* _Task requirements_:
In the listing below, a line holding "What is the percent composition" and a line holding "4.008 moles at" mark the range. Retype both exactly, with all lines between them.
------------
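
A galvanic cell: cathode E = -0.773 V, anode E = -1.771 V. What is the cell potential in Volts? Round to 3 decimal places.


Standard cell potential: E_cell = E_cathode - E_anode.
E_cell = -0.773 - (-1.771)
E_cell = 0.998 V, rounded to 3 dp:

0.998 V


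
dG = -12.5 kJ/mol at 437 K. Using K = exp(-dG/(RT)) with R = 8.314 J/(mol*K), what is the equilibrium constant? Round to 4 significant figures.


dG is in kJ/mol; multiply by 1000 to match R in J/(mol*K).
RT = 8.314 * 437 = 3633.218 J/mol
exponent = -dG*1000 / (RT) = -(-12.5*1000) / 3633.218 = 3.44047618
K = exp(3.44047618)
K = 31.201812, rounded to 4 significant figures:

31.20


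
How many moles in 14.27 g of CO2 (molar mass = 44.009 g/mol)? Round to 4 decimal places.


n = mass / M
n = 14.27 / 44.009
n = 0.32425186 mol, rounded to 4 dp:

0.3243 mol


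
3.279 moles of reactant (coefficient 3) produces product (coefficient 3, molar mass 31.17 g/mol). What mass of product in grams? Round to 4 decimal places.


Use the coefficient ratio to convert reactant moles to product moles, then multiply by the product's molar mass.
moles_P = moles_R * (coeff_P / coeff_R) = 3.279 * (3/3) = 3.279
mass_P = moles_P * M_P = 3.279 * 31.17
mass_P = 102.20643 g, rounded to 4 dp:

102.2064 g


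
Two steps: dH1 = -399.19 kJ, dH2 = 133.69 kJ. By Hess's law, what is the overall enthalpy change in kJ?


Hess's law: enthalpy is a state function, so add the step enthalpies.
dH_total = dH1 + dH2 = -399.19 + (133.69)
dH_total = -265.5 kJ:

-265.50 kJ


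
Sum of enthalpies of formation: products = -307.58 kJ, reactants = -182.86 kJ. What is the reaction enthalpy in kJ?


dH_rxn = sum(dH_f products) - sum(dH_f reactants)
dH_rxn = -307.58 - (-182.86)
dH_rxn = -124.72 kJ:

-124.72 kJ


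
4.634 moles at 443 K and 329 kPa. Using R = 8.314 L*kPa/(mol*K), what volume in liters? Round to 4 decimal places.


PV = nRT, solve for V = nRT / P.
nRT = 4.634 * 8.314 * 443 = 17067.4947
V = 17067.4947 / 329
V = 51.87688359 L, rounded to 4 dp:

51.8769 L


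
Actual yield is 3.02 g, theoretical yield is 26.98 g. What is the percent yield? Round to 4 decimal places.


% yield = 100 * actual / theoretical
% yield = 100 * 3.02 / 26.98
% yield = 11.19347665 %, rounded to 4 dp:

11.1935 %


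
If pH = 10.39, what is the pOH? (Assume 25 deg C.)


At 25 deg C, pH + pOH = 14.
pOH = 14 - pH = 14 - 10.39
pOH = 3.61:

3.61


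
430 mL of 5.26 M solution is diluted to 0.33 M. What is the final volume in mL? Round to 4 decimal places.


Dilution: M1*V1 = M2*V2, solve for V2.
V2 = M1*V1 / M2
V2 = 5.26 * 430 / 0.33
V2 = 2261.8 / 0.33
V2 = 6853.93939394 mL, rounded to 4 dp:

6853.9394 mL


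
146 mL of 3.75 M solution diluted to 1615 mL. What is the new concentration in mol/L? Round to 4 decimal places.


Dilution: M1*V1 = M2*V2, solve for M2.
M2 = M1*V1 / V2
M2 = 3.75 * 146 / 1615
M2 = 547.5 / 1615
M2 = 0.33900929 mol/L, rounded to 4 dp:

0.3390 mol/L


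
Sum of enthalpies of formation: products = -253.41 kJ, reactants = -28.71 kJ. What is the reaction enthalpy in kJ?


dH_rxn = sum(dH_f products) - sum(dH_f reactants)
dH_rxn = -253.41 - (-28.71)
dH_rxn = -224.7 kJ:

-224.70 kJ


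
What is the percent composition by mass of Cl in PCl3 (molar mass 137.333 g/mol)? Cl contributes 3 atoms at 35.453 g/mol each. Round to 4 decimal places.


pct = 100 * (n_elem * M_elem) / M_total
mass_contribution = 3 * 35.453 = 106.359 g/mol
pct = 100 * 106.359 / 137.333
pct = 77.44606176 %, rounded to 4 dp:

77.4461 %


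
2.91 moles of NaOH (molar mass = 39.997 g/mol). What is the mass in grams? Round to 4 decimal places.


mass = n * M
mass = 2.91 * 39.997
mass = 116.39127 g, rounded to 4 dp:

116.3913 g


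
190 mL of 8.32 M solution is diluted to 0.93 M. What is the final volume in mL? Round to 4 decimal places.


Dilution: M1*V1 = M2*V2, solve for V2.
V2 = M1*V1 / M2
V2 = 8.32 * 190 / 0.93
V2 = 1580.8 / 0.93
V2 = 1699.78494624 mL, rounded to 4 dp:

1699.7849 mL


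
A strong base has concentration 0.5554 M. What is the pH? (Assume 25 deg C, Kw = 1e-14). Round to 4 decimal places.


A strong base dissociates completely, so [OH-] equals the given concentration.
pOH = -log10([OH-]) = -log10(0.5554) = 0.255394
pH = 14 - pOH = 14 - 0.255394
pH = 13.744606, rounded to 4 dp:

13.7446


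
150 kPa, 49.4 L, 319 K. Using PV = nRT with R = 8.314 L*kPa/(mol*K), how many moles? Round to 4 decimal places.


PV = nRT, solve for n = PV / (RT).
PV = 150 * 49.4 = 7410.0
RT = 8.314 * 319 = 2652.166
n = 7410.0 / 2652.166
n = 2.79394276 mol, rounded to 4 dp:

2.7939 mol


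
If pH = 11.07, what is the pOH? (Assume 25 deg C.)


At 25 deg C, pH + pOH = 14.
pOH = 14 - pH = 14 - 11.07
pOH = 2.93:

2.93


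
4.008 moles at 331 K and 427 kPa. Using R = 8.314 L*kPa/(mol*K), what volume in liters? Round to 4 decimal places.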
------------
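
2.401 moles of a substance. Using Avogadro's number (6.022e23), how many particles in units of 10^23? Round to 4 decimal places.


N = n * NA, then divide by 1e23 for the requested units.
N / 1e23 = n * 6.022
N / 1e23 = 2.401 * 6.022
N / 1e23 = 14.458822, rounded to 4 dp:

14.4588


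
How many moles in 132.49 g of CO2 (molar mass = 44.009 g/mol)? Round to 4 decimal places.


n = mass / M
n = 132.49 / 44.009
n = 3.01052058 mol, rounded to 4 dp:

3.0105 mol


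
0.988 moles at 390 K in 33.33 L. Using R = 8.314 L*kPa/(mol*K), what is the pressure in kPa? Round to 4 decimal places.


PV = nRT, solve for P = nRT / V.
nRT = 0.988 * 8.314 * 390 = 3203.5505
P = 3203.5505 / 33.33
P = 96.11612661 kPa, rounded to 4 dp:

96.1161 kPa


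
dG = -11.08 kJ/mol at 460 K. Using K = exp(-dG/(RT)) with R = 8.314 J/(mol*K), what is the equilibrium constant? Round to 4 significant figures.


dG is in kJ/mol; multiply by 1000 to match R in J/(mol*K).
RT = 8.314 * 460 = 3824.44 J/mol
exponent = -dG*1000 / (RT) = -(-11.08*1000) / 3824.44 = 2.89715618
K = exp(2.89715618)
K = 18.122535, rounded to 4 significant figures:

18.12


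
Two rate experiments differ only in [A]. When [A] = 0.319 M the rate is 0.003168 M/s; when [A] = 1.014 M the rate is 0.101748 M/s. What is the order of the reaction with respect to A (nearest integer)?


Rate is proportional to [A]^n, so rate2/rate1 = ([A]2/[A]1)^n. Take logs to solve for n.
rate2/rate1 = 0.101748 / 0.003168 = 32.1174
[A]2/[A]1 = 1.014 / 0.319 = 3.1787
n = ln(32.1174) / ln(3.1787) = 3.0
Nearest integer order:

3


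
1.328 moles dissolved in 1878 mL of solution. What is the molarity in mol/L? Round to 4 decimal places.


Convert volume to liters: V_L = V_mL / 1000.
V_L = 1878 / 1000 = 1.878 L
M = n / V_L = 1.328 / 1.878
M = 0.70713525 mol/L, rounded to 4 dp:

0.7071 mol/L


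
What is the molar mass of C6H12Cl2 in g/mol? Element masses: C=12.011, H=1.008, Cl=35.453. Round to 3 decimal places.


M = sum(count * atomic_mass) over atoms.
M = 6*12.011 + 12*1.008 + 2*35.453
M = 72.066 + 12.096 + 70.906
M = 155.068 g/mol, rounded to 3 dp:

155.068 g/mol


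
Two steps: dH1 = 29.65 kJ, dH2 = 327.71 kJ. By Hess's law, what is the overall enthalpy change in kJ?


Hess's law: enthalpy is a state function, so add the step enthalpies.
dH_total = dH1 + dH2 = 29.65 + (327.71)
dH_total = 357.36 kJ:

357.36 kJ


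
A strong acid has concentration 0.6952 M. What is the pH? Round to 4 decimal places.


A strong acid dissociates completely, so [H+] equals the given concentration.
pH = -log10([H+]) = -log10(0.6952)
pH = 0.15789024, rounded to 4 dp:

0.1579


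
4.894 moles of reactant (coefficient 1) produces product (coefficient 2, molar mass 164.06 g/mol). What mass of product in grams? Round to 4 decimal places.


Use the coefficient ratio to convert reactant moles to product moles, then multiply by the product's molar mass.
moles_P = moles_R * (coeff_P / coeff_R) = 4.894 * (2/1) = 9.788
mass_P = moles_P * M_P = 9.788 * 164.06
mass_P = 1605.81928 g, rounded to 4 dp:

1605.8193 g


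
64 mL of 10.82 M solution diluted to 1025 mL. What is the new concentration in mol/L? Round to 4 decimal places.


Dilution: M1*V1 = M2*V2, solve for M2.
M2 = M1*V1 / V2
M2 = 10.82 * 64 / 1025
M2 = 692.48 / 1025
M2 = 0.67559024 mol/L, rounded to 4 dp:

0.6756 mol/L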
------------
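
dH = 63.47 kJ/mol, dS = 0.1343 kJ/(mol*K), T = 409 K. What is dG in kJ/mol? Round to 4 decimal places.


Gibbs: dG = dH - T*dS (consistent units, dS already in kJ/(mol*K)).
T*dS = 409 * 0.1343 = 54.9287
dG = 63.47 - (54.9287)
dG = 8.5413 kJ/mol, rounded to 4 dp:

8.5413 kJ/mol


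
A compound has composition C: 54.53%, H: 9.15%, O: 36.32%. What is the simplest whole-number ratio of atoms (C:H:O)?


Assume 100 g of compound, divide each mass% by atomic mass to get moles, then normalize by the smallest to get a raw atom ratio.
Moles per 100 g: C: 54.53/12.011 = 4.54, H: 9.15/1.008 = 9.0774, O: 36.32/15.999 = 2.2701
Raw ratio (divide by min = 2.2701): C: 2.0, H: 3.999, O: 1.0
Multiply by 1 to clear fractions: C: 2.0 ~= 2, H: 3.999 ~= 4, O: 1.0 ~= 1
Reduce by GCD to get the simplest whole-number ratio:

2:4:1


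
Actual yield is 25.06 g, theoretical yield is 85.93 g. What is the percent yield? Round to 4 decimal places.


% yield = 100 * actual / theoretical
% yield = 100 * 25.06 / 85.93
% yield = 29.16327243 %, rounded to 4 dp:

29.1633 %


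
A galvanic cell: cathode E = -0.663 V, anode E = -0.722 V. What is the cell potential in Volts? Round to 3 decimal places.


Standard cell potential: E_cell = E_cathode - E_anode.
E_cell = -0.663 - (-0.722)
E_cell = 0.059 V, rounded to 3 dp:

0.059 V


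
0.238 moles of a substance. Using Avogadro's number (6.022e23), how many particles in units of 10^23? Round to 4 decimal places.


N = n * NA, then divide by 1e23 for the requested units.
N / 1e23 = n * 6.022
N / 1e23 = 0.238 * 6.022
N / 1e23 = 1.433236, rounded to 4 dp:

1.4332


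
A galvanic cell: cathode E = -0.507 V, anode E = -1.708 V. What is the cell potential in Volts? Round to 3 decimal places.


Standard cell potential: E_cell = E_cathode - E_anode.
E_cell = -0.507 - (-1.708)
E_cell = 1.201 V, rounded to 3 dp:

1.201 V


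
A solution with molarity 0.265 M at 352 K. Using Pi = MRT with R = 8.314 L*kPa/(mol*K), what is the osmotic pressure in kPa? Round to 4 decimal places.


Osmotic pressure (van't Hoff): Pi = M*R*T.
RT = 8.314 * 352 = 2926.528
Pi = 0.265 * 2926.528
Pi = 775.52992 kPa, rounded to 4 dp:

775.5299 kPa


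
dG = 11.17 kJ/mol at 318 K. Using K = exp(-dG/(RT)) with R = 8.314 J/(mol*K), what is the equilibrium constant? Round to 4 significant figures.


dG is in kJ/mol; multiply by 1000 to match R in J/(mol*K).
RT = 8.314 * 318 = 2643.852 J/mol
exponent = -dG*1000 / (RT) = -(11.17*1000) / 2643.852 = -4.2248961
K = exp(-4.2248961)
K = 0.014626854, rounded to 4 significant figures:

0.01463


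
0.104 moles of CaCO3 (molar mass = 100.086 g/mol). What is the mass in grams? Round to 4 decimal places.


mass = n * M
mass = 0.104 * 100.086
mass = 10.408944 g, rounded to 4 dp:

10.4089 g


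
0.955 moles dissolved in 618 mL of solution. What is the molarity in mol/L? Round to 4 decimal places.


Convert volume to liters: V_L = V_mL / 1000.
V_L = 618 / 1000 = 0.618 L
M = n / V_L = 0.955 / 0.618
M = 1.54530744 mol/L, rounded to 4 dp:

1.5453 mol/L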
------------
* _Reply to the task_:
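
What is the percent composition by mass of Cl in PCl3 (molar mass 137.333 g/mol)? Cl contributes 3 atoms at 35.453 g/mol each. Round to 4 decimal places.


pct = 100 * (n_elem * M_elem) / M_total
mass_contribution = 3 * 35.453 = 106.359 g/mol
pct = 100 * 106.359 / 137.333
pct = 77.44606176 %, rounded to 4 dp:

77.4461 %


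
2.91 moles of NaOH (molar mass = 39.997 g/mol). What is the mass in grams? Round to 4 decimal places.


mass = n * M
mass = 2.91 * 39.997
mass = 116.39127 g, rounded to 4 dp:

116.3913 g


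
190 mL of 8.32 M solution is diluted to 0.93 M. What is the final volume in mL? Round to 4 decimal places.


Dilution: M1*V1 = M2*V2, solve for V2.
V2 = M1*V1 / M2
V2 = 8.32 * 190 / 0.93
V2 = 1580.8 / 0.93
V2 = 1699.78494624 mL, rounded to 4 dp:

1699.7849 mL


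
A strong base has concentration 0.5554 M. What is the pH? (Assume 25 deg C, Kw = 1e-14). Round to 4 decimal places.


A strong base dissociates completely, so [OH-] equals the given concentration.
pOH = -log10([OH-]) = -log10(0.5554) = 0.255394
pH = 14 - pOH = 14 - 0.255394
pH = 13.744606, rounded to 4 dp:

13.7446


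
150 kPa, 49.4 L, 319 K. Using PV = nRT with R = 8.314 L*kPa/(mol*K), how many moles? Round to 4 decimal places.


PV = nRT, solve for n = PV / (RT).
PV = 150 * 49.4 = 7410.0
RT = 8.314 * 319 = 2652.166
n = 7410.0 / 2652.166
n = 2.79394276 mol, rounded to 4 dp:

2.7939 mol


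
If pH = 11.07, what is the pOH? (Assume 25 deg C.)


At 25 deg C, pH + pOH = 14.
pOH = 14 - pH = 14 - 11.07
pOH = 2.93:

2.93


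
4.008 moles at 331 K and 427 kPa. Using R = 8.314 L*kPa/(mol*K), what volume in liters? Round to 4 decimal places.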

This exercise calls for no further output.